--- Information supplied Enclosed Below ---

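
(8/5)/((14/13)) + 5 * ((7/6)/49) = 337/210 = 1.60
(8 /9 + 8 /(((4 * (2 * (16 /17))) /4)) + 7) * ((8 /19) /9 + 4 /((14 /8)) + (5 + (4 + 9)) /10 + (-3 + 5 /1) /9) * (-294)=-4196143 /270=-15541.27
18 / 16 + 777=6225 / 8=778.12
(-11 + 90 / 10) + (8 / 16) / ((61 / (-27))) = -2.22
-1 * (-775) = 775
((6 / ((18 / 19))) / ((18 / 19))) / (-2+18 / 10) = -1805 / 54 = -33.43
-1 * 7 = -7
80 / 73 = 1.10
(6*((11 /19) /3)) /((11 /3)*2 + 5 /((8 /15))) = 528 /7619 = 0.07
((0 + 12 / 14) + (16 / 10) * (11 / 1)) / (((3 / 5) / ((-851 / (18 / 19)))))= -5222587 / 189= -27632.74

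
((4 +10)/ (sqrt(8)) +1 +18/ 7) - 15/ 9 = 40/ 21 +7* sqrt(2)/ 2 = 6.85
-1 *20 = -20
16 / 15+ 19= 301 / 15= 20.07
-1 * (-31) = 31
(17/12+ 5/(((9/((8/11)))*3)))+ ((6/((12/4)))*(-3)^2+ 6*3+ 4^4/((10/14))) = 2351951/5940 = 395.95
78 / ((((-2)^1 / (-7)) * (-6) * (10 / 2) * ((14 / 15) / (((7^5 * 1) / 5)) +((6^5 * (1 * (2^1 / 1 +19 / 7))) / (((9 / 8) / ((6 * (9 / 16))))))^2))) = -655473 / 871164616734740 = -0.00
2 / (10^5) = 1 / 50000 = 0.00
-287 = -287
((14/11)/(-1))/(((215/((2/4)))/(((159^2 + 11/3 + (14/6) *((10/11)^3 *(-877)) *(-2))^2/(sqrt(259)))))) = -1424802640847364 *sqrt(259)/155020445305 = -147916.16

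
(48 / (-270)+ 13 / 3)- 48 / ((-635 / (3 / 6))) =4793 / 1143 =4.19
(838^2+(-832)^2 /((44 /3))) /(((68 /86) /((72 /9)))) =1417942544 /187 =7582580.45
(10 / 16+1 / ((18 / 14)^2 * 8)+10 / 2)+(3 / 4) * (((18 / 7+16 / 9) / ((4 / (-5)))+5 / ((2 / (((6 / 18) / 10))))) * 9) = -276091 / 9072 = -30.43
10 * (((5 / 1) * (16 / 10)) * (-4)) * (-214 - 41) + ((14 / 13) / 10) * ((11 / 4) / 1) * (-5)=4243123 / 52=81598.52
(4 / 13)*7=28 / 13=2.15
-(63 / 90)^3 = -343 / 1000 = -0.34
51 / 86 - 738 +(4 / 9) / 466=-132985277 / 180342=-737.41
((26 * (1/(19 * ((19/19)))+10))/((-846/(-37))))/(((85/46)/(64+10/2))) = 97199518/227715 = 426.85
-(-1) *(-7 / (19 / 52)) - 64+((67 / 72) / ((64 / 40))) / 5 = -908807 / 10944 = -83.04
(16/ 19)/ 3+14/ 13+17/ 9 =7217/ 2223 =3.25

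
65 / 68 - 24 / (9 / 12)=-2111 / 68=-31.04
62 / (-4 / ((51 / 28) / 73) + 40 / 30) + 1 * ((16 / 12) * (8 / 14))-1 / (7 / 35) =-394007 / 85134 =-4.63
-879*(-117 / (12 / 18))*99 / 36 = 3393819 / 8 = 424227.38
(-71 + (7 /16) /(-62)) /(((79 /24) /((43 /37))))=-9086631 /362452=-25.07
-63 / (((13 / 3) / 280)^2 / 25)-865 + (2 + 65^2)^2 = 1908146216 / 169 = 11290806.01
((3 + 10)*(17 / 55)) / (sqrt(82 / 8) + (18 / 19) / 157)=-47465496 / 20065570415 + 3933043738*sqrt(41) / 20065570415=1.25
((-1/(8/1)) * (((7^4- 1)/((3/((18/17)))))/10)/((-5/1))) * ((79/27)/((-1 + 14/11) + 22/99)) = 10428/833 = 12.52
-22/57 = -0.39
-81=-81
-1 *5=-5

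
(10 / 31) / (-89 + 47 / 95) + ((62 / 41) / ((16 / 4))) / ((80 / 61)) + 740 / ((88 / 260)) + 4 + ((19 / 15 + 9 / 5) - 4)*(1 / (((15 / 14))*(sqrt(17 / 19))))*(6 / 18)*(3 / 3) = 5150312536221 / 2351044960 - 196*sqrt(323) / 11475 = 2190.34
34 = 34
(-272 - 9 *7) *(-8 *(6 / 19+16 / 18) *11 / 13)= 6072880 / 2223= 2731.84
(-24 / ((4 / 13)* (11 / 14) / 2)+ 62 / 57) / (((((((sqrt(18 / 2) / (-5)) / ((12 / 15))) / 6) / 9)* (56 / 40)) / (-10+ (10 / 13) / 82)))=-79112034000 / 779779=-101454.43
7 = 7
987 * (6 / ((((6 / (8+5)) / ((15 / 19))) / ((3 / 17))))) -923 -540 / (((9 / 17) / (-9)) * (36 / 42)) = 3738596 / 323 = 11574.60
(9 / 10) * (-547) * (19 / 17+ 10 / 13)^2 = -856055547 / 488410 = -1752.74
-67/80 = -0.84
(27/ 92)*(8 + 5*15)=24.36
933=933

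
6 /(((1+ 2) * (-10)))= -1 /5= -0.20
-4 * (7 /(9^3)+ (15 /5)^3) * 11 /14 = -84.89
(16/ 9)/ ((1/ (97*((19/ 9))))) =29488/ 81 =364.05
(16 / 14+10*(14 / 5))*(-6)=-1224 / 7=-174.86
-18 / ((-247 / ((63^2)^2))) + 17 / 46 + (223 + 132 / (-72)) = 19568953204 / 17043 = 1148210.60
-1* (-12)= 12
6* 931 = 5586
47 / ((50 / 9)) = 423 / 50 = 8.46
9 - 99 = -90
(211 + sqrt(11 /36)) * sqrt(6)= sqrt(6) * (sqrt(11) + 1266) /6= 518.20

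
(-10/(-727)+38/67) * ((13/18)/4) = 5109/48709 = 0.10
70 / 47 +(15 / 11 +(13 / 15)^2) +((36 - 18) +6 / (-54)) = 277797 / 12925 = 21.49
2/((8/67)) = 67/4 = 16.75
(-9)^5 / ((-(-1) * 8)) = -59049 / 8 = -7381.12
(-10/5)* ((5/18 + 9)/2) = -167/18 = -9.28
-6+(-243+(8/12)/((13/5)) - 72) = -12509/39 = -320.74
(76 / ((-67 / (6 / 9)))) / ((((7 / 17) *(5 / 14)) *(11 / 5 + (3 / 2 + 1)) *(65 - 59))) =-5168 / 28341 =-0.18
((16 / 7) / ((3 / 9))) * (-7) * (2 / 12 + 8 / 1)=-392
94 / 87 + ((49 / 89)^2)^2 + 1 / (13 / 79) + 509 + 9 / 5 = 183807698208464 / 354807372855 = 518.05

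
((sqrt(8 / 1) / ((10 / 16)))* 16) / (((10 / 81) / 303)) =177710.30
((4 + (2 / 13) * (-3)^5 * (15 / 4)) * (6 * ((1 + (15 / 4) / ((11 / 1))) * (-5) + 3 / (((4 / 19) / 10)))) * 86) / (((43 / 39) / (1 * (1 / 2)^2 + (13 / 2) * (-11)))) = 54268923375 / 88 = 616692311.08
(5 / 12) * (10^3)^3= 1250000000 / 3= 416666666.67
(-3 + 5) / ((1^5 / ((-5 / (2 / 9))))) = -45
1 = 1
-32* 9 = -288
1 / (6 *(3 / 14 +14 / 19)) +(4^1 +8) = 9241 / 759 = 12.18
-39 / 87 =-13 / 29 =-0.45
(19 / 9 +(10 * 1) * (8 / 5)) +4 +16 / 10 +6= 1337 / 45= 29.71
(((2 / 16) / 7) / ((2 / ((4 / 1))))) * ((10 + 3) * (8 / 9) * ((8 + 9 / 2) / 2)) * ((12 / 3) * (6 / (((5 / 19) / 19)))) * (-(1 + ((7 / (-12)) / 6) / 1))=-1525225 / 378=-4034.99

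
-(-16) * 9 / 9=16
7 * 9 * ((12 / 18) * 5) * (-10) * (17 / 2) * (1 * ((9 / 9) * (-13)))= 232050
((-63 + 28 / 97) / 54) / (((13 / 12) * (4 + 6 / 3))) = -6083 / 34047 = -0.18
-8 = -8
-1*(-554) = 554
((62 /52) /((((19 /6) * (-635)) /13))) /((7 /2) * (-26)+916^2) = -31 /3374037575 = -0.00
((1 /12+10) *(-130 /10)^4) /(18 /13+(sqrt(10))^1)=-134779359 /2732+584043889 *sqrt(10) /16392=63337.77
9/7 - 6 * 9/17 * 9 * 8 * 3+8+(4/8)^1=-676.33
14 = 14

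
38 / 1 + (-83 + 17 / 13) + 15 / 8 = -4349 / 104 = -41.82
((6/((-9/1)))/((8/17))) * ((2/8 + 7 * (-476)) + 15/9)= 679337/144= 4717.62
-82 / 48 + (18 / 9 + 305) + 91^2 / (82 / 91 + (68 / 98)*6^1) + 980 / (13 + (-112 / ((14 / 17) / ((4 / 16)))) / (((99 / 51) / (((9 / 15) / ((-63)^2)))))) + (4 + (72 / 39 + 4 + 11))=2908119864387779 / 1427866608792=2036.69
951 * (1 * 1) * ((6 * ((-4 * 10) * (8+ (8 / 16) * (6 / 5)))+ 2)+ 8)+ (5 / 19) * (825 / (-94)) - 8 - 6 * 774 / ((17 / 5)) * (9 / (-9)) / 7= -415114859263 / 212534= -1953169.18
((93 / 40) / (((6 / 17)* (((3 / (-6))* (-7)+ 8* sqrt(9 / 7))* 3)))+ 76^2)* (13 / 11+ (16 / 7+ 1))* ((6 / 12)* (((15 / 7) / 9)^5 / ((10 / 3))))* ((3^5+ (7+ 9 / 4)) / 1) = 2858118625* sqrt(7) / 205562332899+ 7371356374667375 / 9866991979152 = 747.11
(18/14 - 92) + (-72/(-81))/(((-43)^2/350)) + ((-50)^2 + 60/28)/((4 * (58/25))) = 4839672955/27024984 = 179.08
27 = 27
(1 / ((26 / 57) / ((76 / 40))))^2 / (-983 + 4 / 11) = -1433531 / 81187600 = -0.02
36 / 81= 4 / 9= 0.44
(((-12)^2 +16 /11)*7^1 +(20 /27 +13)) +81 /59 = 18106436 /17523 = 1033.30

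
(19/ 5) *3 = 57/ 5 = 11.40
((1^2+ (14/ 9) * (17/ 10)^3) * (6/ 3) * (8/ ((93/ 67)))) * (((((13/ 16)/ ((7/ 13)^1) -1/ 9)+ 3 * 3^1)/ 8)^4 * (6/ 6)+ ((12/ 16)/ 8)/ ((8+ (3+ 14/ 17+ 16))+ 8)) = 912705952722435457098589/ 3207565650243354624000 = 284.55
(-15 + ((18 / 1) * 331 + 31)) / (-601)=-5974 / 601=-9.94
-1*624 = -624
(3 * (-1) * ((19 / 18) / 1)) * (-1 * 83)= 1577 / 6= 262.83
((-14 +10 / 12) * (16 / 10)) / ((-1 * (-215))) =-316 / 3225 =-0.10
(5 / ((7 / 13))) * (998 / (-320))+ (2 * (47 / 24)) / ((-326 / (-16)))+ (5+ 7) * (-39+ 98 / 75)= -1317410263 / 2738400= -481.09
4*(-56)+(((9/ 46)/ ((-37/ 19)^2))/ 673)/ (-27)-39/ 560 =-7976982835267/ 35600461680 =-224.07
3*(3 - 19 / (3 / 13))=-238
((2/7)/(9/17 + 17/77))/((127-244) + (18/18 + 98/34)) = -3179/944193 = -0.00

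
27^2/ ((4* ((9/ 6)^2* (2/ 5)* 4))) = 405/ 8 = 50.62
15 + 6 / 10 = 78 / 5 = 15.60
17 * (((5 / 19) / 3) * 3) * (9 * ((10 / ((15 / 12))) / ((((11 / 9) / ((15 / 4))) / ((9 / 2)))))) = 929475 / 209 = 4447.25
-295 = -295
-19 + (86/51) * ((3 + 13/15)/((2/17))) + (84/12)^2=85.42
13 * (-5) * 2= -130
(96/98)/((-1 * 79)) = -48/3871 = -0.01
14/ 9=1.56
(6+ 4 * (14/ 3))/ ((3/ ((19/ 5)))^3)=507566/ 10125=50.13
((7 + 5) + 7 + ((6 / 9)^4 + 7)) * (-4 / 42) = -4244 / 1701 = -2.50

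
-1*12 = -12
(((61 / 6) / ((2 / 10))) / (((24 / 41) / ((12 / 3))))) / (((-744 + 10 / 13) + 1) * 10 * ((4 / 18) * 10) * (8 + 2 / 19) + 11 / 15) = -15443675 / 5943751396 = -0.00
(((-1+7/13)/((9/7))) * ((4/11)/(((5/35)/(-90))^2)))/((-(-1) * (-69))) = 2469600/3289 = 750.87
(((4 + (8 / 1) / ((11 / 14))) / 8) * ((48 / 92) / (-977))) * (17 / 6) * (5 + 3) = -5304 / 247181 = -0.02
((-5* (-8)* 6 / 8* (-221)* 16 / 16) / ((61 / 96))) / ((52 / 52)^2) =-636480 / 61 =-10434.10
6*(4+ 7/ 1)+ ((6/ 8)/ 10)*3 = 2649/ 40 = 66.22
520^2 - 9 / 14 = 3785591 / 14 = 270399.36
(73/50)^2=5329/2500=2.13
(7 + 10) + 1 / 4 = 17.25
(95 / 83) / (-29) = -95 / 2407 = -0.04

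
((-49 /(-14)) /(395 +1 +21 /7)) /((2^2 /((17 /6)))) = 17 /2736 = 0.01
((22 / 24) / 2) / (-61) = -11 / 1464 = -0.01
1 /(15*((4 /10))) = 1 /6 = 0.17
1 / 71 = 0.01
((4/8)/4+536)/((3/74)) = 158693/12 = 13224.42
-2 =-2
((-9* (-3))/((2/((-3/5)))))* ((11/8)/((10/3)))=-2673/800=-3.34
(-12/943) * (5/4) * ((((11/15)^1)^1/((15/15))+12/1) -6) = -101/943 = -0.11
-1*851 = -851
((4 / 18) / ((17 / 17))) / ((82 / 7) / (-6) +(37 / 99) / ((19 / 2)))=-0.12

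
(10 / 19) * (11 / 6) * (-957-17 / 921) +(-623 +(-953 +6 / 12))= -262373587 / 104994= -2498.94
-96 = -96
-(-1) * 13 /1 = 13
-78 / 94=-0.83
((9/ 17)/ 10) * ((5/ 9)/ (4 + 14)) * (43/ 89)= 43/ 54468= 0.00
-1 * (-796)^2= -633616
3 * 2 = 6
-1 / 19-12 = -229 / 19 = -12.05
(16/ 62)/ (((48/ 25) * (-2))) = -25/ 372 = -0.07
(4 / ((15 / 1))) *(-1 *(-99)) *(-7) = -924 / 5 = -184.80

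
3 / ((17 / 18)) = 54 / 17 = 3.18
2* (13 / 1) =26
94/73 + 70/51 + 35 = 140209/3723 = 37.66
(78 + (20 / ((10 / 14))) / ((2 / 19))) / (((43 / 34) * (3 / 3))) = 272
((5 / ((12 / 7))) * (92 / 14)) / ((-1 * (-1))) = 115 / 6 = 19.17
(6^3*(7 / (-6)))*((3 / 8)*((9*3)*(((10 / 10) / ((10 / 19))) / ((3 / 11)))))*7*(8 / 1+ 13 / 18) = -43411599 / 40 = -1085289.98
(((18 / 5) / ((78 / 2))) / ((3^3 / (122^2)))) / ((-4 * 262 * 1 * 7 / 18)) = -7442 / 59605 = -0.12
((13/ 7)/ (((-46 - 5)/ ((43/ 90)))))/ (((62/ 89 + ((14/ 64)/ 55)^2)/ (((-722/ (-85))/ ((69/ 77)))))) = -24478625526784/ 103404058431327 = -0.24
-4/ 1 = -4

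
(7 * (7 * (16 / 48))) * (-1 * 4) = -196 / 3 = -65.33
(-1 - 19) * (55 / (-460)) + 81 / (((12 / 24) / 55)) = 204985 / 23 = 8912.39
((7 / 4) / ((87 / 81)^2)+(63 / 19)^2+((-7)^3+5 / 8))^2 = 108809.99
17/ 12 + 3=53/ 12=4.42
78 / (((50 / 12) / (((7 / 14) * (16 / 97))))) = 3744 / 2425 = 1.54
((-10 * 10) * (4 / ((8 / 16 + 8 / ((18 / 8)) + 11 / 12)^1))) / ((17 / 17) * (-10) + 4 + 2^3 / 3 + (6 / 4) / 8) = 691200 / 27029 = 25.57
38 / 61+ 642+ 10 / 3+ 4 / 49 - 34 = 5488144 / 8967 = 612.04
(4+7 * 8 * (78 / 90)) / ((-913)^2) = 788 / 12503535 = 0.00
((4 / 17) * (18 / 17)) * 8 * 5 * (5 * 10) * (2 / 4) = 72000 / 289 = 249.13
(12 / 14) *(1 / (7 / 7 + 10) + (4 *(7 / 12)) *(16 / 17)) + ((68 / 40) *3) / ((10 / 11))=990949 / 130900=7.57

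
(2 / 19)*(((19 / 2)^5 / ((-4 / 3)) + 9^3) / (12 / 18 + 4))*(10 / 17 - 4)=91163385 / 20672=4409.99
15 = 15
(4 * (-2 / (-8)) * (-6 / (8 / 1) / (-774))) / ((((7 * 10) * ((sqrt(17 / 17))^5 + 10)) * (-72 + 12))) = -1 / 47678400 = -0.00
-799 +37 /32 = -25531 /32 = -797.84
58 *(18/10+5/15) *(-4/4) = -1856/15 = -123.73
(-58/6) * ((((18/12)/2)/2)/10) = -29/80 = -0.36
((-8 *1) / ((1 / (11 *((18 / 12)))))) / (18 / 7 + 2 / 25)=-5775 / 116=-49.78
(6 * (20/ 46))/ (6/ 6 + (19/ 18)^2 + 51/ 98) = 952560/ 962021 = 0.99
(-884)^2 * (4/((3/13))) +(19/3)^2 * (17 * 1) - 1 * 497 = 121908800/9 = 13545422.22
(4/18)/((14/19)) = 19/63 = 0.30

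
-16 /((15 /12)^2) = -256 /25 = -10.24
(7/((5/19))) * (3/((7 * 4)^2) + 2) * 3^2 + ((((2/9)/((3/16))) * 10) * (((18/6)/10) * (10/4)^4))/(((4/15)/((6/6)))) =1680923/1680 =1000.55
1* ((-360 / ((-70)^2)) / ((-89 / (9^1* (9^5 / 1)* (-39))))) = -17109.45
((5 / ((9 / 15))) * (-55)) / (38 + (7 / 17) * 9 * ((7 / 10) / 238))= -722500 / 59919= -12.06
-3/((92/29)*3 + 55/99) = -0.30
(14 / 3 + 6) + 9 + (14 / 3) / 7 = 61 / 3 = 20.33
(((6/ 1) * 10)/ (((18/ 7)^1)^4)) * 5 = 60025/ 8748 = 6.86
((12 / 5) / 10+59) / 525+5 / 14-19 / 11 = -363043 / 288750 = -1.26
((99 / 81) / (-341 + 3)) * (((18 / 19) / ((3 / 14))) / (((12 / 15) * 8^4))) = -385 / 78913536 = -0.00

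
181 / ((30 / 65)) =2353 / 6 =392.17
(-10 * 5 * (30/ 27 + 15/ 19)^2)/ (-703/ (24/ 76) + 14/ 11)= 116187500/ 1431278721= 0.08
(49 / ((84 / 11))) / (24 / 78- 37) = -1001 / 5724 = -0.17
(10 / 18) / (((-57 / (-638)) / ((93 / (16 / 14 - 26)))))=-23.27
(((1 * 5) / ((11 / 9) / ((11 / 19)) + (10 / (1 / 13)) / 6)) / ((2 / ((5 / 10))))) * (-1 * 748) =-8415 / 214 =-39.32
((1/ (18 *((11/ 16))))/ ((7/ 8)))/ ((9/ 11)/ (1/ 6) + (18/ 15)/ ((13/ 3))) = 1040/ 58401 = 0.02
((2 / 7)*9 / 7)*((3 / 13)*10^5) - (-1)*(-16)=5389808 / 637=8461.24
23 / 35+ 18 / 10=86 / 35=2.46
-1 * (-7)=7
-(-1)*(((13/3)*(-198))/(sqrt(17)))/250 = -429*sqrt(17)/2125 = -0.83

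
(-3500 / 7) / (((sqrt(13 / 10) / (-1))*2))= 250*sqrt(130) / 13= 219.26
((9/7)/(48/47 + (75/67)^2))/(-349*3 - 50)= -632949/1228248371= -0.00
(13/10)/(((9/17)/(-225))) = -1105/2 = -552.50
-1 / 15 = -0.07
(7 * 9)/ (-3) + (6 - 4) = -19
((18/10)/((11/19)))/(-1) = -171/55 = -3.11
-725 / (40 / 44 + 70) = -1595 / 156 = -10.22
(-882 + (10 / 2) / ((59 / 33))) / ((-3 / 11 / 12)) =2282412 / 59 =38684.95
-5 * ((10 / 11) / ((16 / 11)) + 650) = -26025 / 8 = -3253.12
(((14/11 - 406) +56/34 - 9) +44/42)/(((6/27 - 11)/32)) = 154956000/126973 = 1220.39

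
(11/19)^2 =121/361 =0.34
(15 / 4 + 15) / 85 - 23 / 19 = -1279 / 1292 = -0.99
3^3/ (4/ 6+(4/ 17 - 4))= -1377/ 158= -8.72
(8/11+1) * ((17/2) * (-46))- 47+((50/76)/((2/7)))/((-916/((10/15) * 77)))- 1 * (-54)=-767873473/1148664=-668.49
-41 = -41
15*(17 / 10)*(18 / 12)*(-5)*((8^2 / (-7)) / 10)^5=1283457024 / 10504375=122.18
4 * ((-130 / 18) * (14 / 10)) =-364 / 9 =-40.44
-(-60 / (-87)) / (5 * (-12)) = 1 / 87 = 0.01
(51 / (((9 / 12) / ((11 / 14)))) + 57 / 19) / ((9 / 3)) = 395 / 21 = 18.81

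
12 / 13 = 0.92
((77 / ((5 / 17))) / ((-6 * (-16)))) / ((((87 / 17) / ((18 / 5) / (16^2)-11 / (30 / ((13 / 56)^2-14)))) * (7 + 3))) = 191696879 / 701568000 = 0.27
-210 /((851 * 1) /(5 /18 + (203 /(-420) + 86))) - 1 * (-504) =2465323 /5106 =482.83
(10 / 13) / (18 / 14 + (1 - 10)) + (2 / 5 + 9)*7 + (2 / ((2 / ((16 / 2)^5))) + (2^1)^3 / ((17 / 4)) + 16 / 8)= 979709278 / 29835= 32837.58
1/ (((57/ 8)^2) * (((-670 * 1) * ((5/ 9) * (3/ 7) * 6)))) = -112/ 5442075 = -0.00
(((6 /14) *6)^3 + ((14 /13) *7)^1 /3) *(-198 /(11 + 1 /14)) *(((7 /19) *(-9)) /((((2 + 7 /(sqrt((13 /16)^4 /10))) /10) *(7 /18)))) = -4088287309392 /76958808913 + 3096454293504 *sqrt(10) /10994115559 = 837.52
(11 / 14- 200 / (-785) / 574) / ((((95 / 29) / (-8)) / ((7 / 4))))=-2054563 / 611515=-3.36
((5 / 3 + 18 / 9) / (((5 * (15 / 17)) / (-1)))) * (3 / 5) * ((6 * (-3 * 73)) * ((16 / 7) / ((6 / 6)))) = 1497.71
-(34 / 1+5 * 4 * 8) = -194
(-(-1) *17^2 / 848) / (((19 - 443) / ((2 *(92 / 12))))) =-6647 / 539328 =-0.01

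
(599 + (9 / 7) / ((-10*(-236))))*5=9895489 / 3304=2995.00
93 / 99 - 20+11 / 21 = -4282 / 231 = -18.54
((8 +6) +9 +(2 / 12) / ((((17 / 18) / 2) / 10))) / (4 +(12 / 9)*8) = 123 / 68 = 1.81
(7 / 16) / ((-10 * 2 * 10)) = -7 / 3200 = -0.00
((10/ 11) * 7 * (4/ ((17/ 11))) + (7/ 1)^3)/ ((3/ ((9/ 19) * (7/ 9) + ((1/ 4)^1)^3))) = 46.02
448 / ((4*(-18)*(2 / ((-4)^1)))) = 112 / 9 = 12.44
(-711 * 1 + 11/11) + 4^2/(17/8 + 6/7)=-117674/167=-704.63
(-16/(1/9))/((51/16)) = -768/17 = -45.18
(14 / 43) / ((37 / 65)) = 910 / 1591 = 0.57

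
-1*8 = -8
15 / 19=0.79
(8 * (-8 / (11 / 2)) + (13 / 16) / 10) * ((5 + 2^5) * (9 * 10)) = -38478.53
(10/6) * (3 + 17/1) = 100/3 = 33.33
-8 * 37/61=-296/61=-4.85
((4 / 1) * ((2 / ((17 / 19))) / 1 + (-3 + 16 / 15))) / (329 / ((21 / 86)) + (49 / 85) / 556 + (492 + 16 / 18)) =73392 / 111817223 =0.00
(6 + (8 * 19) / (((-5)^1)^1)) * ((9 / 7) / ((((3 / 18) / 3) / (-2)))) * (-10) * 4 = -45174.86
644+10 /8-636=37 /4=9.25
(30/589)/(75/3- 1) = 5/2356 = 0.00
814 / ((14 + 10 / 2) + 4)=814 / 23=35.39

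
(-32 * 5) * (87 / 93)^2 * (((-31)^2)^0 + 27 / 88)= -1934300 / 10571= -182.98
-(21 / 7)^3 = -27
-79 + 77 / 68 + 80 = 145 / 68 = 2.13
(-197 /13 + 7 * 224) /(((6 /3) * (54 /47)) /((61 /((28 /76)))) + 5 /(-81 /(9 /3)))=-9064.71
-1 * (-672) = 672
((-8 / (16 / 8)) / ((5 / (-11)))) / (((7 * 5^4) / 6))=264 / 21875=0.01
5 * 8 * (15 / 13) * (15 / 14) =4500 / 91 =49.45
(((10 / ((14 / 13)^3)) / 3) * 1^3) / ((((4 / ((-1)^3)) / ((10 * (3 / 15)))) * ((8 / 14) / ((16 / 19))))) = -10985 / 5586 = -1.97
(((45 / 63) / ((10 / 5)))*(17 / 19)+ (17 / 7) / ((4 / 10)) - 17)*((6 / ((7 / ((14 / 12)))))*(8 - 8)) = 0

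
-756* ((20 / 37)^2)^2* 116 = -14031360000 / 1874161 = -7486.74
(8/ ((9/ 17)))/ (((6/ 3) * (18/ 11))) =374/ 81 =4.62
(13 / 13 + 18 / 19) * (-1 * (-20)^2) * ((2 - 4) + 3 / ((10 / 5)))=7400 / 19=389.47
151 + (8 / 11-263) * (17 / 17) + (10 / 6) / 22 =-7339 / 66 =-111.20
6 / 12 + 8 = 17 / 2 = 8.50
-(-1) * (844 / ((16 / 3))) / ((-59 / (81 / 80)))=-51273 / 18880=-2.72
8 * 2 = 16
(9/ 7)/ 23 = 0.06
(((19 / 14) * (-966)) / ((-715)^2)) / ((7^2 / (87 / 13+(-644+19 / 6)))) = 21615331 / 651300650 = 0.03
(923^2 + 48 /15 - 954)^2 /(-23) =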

--- End of Enclosed Information supplied ---

**The problem**
In the data above, retype exactly and only the lines between the one holding "((5 / ((12 / 7))) * (92" and the one holding "(((18 / 5) / ((78", inclusive.

**Answer**
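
((5 / ((12 / 7))) * (92 / 14)) / ((-1 * (-1))) = 115 / 6 = 19.17
(6^3*(7 / (-6)))*((3 / 8)*((9*3)*(((10 / 10) / ((10 / 19))) / ((3 / 11)))))*7*(8 / 1+ 13 / 18) = -43411599 / 40 = -1085289.98
(((18 / 5) / ((78 / 2))) / ((3^3 / (122^2)))) / ((-4 * 262 * 1 * 7 / 18)) = -7442 / 59605 = -0.12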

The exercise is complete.